## TASK INSTRUCTIONS
Please print every record below exactly as it appears.

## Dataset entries

*** Begin section ***

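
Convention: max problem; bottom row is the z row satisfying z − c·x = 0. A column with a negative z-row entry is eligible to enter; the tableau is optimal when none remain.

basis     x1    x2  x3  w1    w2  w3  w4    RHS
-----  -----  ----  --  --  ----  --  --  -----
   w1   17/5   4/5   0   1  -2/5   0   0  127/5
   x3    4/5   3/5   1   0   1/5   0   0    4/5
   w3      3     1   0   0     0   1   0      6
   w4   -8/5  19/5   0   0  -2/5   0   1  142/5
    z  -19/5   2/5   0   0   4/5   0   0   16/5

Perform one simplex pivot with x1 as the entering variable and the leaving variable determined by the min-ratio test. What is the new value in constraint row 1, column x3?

-17/4

Ratio test on column x1 — row 1: (127/5)/(17/5) = 127/17; row 2: (4/5)/(4/5) = 1; row 3: 6/3 = 2; row 4: entry -8/5 ≤ 0. Minimum is 1 at row 2 (x3 leaves); pivot element 4/5.
Divide row 2 by 4/5; eliminate column x1 from the other rows.
Row 1 update in column x3: 0 − (17/5)·(5/4) = -17/4.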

*** End section ***

## SOLUTION FOR THIS TASK
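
Convention: max problem; bottom row is the z row satisfying z − c·x = 0. A column with a negative z-row entry is eligible to enter; the tableau is optimal when none remain.

basis     x1    x2  x3  w1    w2  w3  w4    RHS
-----  -----  ----  --  --  ----  --  --  -----
   w1   17/5   4/5   0   1  -2/5   0   0  127/5
   x3    4/5   3/5   1   0   1/5   0   0    4/5
   w3      3     1   0   0     0   1   0      6
   w4   -8/5  19/5   0   0  -2/5   0   1  142/5
    z  -19/5   2/5   0   0   4/5   0   0   16/5

Perform one simplex pivot with x1 as the entering variable and the leaving variable determined by the min-ratio test. What is the new value in constraint row 1, column x3?

-17/4

Ratio test on column x1 — row 1: (127/5)/(17/5) = 127/17; row 2: (4/5)/(4/5) = 1; row 3: 6/3 = 2; row 4: entry -8/5 ≤ 0. Minimum is 1 at row 2 (x3 leaves); pivot element 4/5.
Divide row 2 by 4/5; eliminate column x1 from the other rows.
Row 1 update in column x3: 0 − (17/5)·(5/4) = -17/4.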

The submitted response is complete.